> PROBLEM REQUIREMENTS
Transcribe the data below verbatim from the line with "What is -115 + H*(-47), if 9*(H - 3) = 45?" to the line with "Answer: √32831570/41 ≈ 139.75". Include both of those lines.

> AVAILABLE DATA
-------------------------

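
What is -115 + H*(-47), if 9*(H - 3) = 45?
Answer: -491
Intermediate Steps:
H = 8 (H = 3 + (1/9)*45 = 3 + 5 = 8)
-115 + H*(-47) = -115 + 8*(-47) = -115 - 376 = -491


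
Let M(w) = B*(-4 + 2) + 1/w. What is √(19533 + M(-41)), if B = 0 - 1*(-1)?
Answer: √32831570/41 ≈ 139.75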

-------------------------

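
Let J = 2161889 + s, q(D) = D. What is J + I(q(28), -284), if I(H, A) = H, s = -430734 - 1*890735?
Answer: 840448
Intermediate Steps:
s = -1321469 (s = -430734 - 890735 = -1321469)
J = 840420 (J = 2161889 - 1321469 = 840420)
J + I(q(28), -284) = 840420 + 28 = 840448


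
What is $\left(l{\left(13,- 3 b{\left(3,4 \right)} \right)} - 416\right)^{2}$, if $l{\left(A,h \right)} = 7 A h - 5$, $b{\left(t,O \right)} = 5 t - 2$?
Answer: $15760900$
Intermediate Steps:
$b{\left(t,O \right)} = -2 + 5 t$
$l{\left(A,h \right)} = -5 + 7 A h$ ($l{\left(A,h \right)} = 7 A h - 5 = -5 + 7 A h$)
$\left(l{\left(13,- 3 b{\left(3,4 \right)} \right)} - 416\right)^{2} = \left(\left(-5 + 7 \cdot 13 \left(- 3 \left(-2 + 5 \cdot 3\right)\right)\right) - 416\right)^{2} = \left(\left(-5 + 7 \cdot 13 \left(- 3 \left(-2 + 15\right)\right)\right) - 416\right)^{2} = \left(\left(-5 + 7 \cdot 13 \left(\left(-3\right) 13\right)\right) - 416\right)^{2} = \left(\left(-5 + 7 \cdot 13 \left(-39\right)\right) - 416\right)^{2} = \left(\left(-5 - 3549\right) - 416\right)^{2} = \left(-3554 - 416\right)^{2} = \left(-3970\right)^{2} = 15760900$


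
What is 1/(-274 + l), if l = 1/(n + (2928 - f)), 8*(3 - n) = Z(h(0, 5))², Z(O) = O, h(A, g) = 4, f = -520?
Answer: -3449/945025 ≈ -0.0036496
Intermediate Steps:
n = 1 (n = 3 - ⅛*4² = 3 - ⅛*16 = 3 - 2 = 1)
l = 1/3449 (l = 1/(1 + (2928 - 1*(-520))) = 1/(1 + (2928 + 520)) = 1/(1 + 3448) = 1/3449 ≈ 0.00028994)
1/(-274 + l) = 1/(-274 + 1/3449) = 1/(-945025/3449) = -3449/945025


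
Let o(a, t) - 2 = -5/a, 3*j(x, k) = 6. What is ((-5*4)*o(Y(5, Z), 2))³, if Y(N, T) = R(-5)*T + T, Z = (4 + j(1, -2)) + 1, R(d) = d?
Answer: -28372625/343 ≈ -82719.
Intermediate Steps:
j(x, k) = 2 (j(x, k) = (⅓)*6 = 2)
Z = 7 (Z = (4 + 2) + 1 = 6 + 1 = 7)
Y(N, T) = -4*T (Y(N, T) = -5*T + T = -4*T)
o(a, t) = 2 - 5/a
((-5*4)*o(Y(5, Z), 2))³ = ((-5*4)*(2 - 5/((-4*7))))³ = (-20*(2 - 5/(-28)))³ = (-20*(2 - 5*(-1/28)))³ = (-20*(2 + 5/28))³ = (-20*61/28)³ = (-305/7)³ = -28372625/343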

-------------------------

> ANSWER SECTION
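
What is -115 + H*(-47), if 9*(H - 3) = 45?
Answer: -491
Intermediate Steps:
H = 8 (H = 3 + (1/9)*45 = 3 + 5 = 8)
-115 + H*(-47) = -115 + 8*(-47) = -115 - 376 = -491


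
Let M(w) = B*(-4 + 2) + 1/w. What is √(19533 + M(-41)), if B = 0 - 1*(-1)?
Answer: √32831570/41 ≈ 139.75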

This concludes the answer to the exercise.